→ **WHAT IS NEEDED**: Present the data once more in exactly its original form.

→ **Stored data**:
---*---

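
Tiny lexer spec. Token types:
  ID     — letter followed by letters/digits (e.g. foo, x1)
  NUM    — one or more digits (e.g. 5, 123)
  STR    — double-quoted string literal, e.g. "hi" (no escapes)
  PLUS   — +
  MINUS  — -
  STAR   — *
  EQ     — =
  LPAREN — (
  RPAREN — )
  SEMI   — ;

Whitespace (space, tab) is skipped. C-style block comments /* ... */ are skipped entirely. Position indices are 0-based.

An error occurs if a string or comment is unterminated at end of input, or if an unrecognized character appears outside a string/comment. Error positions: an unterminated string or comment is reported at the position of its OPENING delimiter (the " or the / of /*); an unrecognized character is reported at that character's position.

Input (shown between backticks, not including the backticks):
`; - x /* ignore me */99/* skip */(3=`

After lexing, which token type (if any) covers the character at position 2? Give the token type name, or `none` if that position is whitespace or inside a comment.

pos=0: emit SEMI ';'
pos=2: emit MINUS '-'
pos=4: emit ID 'x' (now at pos=5)
pos=6: enter COMMENT mode (saw '/*')
exit COMMENT mode (now at pos=21)
pos=21: emit NUM '99' (now at pos=23)
pos=23: enter COMMENT mode (saw '/*')
exit COMMENT mode (now at pos=33)
pos=33: emit LPAREN '('
pos=34: emit NUM '3' (now at pos=35)
pos=35: emit EQ '='
DONE. 7 tokens: [SEMI, MINUS, ID, NUM, LPAREN, NUM, EQ]
Position 2: char is '-' -> MINUS

Answer: MINUS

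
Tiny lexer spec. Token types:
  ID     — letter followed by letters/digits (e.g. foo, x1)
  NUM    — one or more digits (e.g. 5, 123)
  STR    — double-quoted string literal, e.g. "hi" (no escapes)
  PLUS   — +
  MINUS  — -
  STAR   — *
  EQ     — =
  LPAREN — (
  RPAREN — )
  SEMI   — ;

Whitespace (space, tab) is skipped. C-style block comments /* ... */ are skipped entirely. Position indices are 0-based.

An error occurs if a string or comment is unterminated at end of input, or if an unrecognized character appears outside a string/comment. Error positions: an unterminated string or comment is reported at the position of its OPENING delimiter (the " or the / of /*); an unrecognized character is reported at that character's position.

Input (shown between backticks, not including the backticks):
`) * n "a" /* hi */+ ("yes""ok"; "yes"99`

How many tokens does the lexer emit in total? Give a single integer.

Answer: 11

Derivation:
pos=0: emit RPAREN ')'
pos=2: emit STAR '*'
pos=4: emit ID 'n' (now at pos=5)
pos=6: enter STRING mode
pos=6: emit STR "a" (now at pos=9)
pos=10: enter COMMENT mode (saw '/*')
exit COMMENT mode (now at pos=18)
pos=18: emit PLUS '+'
pos=20: emit LPAREN '('
pos=21: enter STRING mode
pos=21: emit STR "yes" (now at pos=26)
pos=26: enter STRING mode
pos=26: emit STR "ok" (now at pos=30)
pos=30: emit SEMI ';'
pos=32: enter STRING mode
pos=32: emit STR "yes" (now at pos=37)
pos=37: emit NUM '99' (now at pos=39)
DONE. 11 tokens: [RPAREN, STAR, ID, STR, PLUS, LPAREN, STR, STR, SEMI, STR, NUM]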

---*---

→ **ANSWER SECTION**:
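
Tiny lexer spec. Token types:
  ID     — letter followed by letters/digits (e.g. foo, x1)
  NUM    — one or more digits (e.g. 5, 123)
  STR    — double-quoted string literal, e.g. "hi" (no escapes)
  PLUS   — +
  MINUS  — -
  STAR   — *
  EQ     — =
  LPAREN — (
  RPAREN — )
  SEMI   — ;

Whitespace (space, tab) is skipped. C-style block comments /* ... */ are skipped entirely. Position indices are 0-based.

An error occurs if a string or comment is unterminated at end of input, or if an unrecognized character appears outside a string/comment. Error positions: an unterminated string or comment is reported at the position of its OPENING delimiter (the " or the / of /*); an unrecognized character is reported at that character's position.

Input (shown between backticks, not including the backticks):
`; - x /* ignore me */99/* skip */(3=`

After lexing, which token type (if any) covers the character at position 2? Give the token type name, or `none` if that position is whitespace or inside a comment.

pos=0: emit SEMI ';'
pos=2: emit MINUS '-'
pos=4: emit ID 'x' (now at pos=5)
pos=6: enter COMMENT mode (saw '/*')
exit COMMENT mode (now at pos=21)
pos=21: emit NUM '99' (now at pos=23)
pos=23: enter COMMENT mode (saw '/*')
exit COMMENT mode (now at pos=33)
pos=33: emit LPAREN '('
pos=34: emit NUM '3' (now at pos=35)
pos=35: emit EQ '='
DONE. 7 tokens: [SEMI, MINUS, ID, NUM, LPAREN, NUM, EQ]
Position 2: char is '-' -> MINUS

Answer: MINUS

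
Tiny lexer spec. Token types:
  ID     — letter followed by letters/digits (e.g. foo, x1)
  NUM    — one or more digits (e.g. 5, 123)
  STR    — double-quoted string literal, e.g. "hi" (no escapes)
  PLUS   — +
  MINUS  — -
  STAR   — *
  EQ     — =
  LPAREN — (
  RPAREN — )
  SEMI   — ;

Whitespace (space, tab) is skipped. C-style block comments /* ... */ are skipped entirely. Position indices are 0-based.

An error occurs if a string or comment is unterminated at end of input, or if an unrecognized character appears outside a string/comment. Error positions: an unterminated string or comment is reported at the position of its OPENING delimiter (the " or the / of /*); an unrecognized character is reported at that character's position.

Input (shown between backticks, not including the backticks):
`) * n "a" /* hi */+ ("yes""ok"; "yes"99`

How many tokens does the lexer emit in total? Give a single integer.

Answer: 11

Derivation:
pos=0: emit RPAREN ')'
pos=2: emit STAR '*'
pos=4: emit ID 'n' (now at pos=5)
pos=6: enter STRING mode
pos=6: emit STR "a" (now at pos=9)
pos=10: enter COMMENT mode (saw '/*')
exit COMMENT mode (now at pos=18)
pos=18: emit PLUS '+'
pos=20: emit LPAREN '('
pos=21: enter STRING mode
pos=21: emit STR "yes" (now at pos=26)
pos=26: enter STRING mode
pos=26: emit STR "ok" (now at pos=30)
pos=30: emit SEMI ';'
pos=32: enter STRING mode
pos=32: emit STR "yes" (now at pos=37)
pos=37: emit NUM '99' (now at pos=39)
DONE. 11 tokens: [RPAREN, STAR, ID, STR, PLUS, LPAREN, STR, STR, SEMI, STR, NUM]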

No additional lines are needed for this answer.